_Work instructions:_
From the first line to the last, please write out the data exactly.

_Input data:_
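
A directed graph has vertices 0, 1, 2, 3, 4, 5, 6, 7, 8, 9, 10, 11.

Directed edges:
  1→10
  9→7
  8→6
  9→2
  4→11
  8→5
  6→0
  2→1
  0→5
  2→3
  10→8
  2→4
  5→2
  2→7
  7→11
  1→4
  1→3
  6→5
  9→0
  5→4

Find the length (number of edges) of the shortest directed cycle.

5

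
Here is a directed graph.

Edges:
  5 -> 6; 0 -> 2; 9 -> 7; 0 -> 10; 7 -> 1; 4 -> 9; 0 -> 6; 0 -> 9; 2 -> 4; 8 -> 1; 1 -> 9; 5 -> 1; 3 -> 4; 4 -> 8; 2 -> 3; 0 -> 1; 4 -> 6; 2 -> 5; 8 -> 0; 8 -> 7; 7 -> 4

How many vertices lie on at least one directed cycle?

A vertex is on a directed cycle iff it belongs to a strongly connected component of size ≥ 2 (or has a self-loop).
The vertices on cycles are {0, 1, 2, 3, 4, 5, 7, 8, 9} — 9 in total.

9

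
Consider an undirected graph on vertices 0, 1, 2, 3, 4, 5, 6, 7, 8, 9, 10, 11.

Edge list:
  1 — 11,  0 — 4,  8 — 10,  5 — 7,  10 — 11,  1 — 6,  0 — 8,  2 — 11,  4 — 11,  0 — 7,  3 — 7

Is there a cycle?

DFS, tracking each vertex's parent; an edge to a visited non-parent vertex closes a cycle.
Start from 0:
visit 0 (parent –)
  visit 4 (parent 0)
    4–0: parent, skip
    visit 11 (parent 4)
      visit 2 (parent 11)
        2–11: parent, skip
      visit 1 (parent 11)
        1–11: parent, skip
        visit 6 (parent 1)
          6–1: parent, skip
      visit 10 (parent 11)
        10–11: parent, skip
        visit 8 (parent 10)
          8–0: 0 visited and ≠ parent → cycle
Cycle: 0 – 4 – 11 – 10 – 8 – 0.

Yes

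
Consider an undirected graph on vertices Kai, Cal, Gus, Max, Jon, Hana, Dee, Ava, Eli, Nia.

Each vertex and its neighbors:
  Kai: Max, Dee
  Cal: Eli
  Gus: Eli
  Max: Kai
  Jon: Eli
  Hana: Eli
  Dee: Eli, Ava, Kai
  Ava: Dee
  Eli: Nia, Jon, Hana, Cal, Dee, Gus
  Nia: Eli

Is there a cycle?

No

DFS, tracking each vertex's parent; an edge to a visited non-parent vertex closes a cycle.
Start from Jon:
visit Jon (parent –)
  visit Eli (parent Jon)
    visit Nia (parent Eli)
      Nia–Eli: parent, skip
    Eli–Jon: parent, skip
    visit Hana (parent Eli)
      Hana–Eli: parent, skip
    visit Cal (parent Eli)
      Cal–Eli: parent, skip
    visit Dee (parent Eli)
      Dee–Eli: parent, skip
      visit Ava (parent Dee)
        Ava–Dee: parent, skip
      visit Kai (parent Dee)
        visit Max (parent Kai)
          Max–Kai: parent, skip
        Kai–Dee: parent, skip
    visit Gus (parent Eli)
      Gus–Eli: parent, skip
No non-parent visited neighbor found — the graph is a forest.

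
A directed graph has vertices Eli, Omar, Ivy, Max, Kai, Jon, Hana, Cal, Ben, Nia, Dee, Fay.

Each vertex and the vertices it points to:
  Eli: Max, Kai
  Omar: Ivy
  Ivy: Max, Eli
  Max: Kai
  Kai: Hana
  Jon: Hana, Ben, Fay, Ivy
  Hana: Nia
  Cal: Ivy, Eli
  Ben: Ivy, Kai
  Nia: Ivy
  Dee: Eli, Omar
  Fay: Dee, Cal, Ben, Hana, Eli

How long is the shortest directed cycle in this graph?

For each vertex v, BFS finds the shortest path from v back to v.
The shortest such closed walk is Hana → Nia → Ivy → Max → Kai → Hana, length 5.

5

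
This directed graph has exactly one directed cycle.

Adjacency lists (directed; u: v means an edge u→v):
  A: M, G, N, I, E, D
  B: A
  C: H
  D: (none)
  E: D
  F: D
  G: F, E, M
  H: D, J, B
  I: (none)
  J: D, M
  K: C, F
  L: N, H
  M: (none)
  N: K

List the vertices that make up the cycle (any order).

DFS with gray/black marking from H:
H gray
  D gray
  D black
  J gray
    J→D: D black — skip
    M gray
    M black
  J black
  B gray
    A gray
      A→M: M black — skip
      G gray
        F gray
          F→D: D black — skip
        F black
        E gray
          E→D: D black — skip
        E black
        G→M: M black — skip
      G black
      N gray
        K gray
          C gray
            C→H: H is gray → back edge
Back edge closes the cycle H → B → A → N → K → C → H; its vertices are {A, B, C, H, K, N}.

A, B, C, H, K, N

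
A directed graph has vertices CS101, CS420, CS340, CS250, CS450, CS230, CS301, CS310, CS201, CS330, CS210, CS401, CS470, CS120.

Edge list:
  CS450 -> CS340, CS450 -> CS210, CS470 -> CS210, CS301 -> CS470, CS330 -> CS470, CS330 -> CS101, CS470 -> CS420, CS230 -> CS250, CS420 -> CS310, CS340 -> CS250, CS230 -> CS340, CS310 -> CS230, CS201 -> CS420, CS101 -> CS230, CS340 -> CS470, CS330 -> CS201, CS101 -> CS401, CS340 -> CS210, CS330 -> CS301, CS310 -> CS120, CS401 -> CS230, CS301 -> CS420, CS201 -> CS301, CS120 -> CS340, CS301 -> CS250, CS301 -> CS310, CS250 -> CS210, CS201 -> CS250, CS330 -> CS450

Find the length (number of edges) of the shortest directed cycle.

5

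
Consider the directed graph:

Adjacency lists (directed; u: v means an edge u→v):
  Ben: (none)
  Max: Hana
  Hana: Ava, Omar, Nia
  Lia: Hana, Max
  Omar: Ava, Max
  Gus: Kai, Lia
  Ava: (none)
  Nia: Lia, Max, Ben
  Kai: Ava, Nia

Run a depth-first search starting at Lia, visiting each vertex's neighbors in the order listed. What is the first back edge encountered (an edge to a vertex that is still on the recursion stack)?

Max→Hana

DFS from Lia (visiting each vertex's neighbors in the order listed); mark gray on enter, black on exit:
Lia gray
  Hana gray
    Ava gray
    Ava black
    Omar gray
      Omar→Ava: Ava black — skip
      Max gray
        Max→Hana: Hana is gray → back edge
First back edge: Max → Hana.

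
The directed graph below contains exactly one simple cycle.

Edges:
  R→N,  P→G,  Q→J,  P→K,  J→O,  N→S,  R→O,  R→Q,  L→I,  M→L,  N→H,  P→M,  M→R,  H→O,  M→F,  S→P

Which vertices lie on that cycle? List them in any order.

M, N, P, R, S

DFS with gray/black marking from P:
P gray
  M gray
    L gray
      I gray
      I black
    L black
    R gray
      Q gray
        J gray
          O gray
          O black
        J black
      Q black
      R→O: O black — skip
      N gray
        S gray
          S→P: P is gray → back edge
Back edge closes the cycle P → M → R → N → S → P; its vertices are {M, N, P, R, S}.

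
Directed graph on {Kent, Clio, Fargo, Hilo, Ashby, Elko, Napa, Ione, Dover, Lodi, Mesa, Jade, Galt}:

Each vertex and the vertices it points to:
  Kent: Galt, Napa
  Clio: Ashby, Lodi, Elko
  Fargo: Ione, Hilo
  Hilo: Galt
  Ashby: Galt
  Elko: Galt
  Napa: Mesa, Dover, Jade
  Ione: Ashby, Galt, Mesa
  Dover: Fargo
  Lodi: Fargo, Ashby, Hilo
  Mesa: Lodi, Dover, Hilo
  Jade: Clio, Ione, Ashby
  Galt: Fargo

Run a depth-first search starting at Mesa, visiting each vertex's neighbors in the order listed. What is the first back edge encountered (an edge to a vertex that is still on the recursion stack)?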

_Result of the task:_
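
A directed graph has vertices 0, 1, 2, 3, 4, 5, 6, 7, 8, 9, 10, 11.

Directed edges:
  1→10
  9→7
  8→6
  9→2
  4→11
  8→5
  6→0
  2→1
  0→5
  2→3
  10→8
  2→4
  5→2
  2→7
  7→11
  1→4
  1→3
  6→5
  9→0
  5→4

Find the length (number of edges) of the shortest directed cycle.

5

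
Here is a directed graph.

Edges:
  5 -> 6; 0 -> 2; 9 -> 7; 0 -> 10; 7 -> 1; 4 -> 9; 0 -> 6; 0 -> 9; 2 -> 4; 8 -> 1; 1 -> 9; 5 -> 1; 3 -> 4; 4 -> 8; 2 -> 3; 0 -> 1; 4 -> 6; 2 -> 5; 8 -> 0; 8 -> 7; 7 -> 4

How many vertices lie on at least one directed cycle?

A vertex is on a directed cycle iff it belongs to a strongly connected component of size ≥ 2 (or has a self-loop).
The vertices on cycles are {0, 1, 2, 3, 4, 5, 7, 8, 9} — 9 in total.

9

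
Consider an undirected graph on vertices 0, 1, 2, 3, 4, 5, 6, 7, 8, 9, 10, 11.

Edge list:
  1 — 11,  0 — 4,  8 — 10,  5 — 7,  10 — 11,  1 — 6,  0 — 8,  2 — 11,  4 — 11,  0 — 7,  3 — 7

Is there a cycle?

DFS, tracking each vertex's parent; an edge to a visited non-parent vertex closes a cycle.
Start from 0:
visit 0 (parent –)
  visit 4 (parent 0)
    4–0: parent, skip
    visit 11 (parent 4)
      visit 2 (parent 11)
        2–11: parent, skip
      visit 1 (parent 11)
        1–11: parent, skip
        visit 6 (parent 1)
          6–1: parent, skip
      visit 10 (parent 11)
        10–11: parent, skip
        visit 8 (parent 10)
          8–0: 0 visited and ≠ parent → cycle
Cycle: 0 – 4 – 11 – 10 – 8 – 0.

Yes

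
Consider an undirected graph on vertices Kai, Cal, Gus, Max, Jon, Hana, Dee, Ava, Eli, Nia.

Each vertex and its neighbors:
  Kai: Max, Dee
  Cal: Eli
  Gus: Eli
  Max: Kai
  Jon: Eli
  Hana: Eli
  Dee: Eli, Ava, Kai
  Ava: Dee
  Eli: Nia, Jon, Hana, Cal, Dee, Gus
  Nia: Eli

Is there a cycle?

No

DFS, tracking each vertex's parent; an edge to a visited non-parent vertex closes a cycle.
Start from Jon:
visit Jon (parent –)
  visit Eli (parent Jon)
    visit Nia (parent Eli)
      Nia–Eli: parent, skip
    Eli–Jon: parent, skip
    visit Hana (parent Eli)
      Hana–Eli: parent, skip
    visit Cal (parent Eli)
      Cal–Eli: parent, skip
    visit Dee (parent Eli)
      Dee–Eli: parent, skip
      visit Ava (parent Dee)
        Ava–Dee: parent, skip
      visit Kai (parent Dee)
        visit Max (parent Kai)
          Max–Kai: parent, skip
        Kai–Dee: parent, skip
    visit Gus (parent Eli)
      Gus–Eli: parent, skip
No non-parent visited neighbor found — the graph is a forest.

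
A directed graph has vertices Eli, Omar, Ivy, Max, Kai, Jon, Hana, Cal, Ben, Nia, Dee, Fay.

Each vertex and the vertices it points to:
  Eli: Max, Kai
  Omar: Ivy
  Ivy: Max, Eli
  Max: Kai
  Kai: Hana
  Jon: Hana, Ben, Fay, Ivy
  Hana: Nia
  Cal: Ivy, Eli
  Ben: Ivy, Kai
  Nia: Ivy
  Dee: Eli, Omar
  Fay: Dee, Cal, Ben, Hana, Eli

How long is the shortest directed cycle in this graph?

For each vertex v, BFS finds the shortest path from v back to v.
The shortest such closed walk is Hana → Nia → Ivy → Max → Kai → Hana, length 5.

5

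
This directed graph has exactly one directed cycle.

Adjacency lists (directed; u: v means an edge u→v):
  A: M, G, N, I, E, D
  B: A
  C: H
  D: (none)
  E: D
  F: D
  G: F, E, M
  H: D, J, B
  I: (none)
  J: D, M
  K: C, F
  L: N, H
  M: (none)
  N: K

List the vertices that make up the cycle (any order).

DFS with gray/black marking from H:
H gray
  D gray
  D black
  J gray
    J→D: D black — skip
    M gray
    M black
  J black
  B gray
    A gray
      A→M: M black — skip
      G gray
        F gray
          F→D: D black — skip
        F black
        E gray
          E→D: D black — skip
        E black
        G→M: M black — skip
      G black
      N gray
        K gray
          C gray
            C→H: H is gray → back edge
Back edge closes the cycle H → B → A → N → K → C → H; its vertices are {A, B, C, H, K, N}.

A, B, C, H, K, N

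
A directed graph has vertices CS101, CS420, CS340, CS250, CS450, CS230, CS301, CS310, CS201, CS330, CS210, CS401, CS470, CS120.

Edge list:
  CS450 -> CS340, CS450 -> CS210, CS470 -> CS210, CS301 -> CS470, CS330 -> CS470, CS330 -> CS101, CS470 -> CS420, CS230 -> CS250, CS420 -> CS310, CS340 -> CS250, CS230 -> CS340, CS310 -> CS230, CS201 -> CS420, CS101 -> CS230, CS340 -> CS470, CS330 -> CS201, CS101 -> CS401, CS340 -> CS210, CS330 -> CS301, CS310 -> CS120, CS401 -> CS230, CS301 -> CS420, CS201 -> CS301, CS120 -> CS340, CS301 -> CS250, CS301 -> CS310, CS250 -> CS210, CS201 -> CS250, CS330 -> CS450

Find the length (number of edges) of the shortest directed cycle.

5

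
Consider the directed graph:

Adjacency lists (directed; u: v means an edge u→v):
  Ben: (none)
  Max: Hana
  Hana: Ava, Omar, Nia
  Lia: Hana, Max
  Omar: Ava, Max
  Gus: Kai, Lia
  Ava: (none)
  Nia: Lia, Max, Ben
  Kai: Ava, Nia

Run a depth-first search starting at Lia, visiting each vertex's neighbors in the order listed. What is the first back edge encountered (an edge to a vertex that is still on the recursion stack)?

Max→Hana

DFS from Lia (visiting each vertex's neighbors in the order listed); mark gray on enter, black on exit:
Lia gray
  Hana gray
    Ava gray
    Ava black
    Omar gray
      Omar→Ava: Ava black — skip
      Max gray
        Max→Hana: Hana is gray → back edge
First back edge: Max → Hana.

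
The directed graph below contains exactly one simple cycle.

Edges:
  R→N,  P→G,  Q→J,  P→K,  J→O,  N→S,  R→O,  R→Q,  L→I,  M→L,  N→H,  P→M,  M→R,  H→O,  M→F,  S→P

Which vertices lie on that cycle? List them in any order.

M, N, P, R, S

DFS with gray/black marking from P:
P gray
  M gray
    L gray
      I gray
      I black
    L black
    R gray
      Q gray
        J gray
          O gray
          O black
        J black
      Q black
      R→O: O black — skip
      N gray
        S gray
          S→P: P is gray → back edge
Back edge closes the cycle P → M → R → N → S → P; its vertices are {M, N, P, R, S}.

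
Directed graph on {Kent, Clio, Fargo, Hilo, Ashby, Elko, Napa, Ione, Dover, Lodi, Mesa, Jade, Galt}:

Each vertex and the vertices it points to:
  Kent: Galt, Napa
  Clio: Ashby, Lodi, Elko
  Fargo: Ione, Hilo
  Hilo: Galt
  Ashby: Galt
  Elko: Galt
  Napa: Mesa, Dover, Jade
  Ione: Ashby, Galt, Mesa
  Dover: Fargo
  Lodi: Fargo, Ashby, Hilo
  Mesa: Lodi, Dover, Hilo
  Jade: Clio, Ione, Ashby
  Galt: Fargo

Run a depth-first search starting at Mesa, visiting each vertex's neighbors in the order listed. What is the first back edge encountered (an edge to a vertex that is still on the recursion stack)?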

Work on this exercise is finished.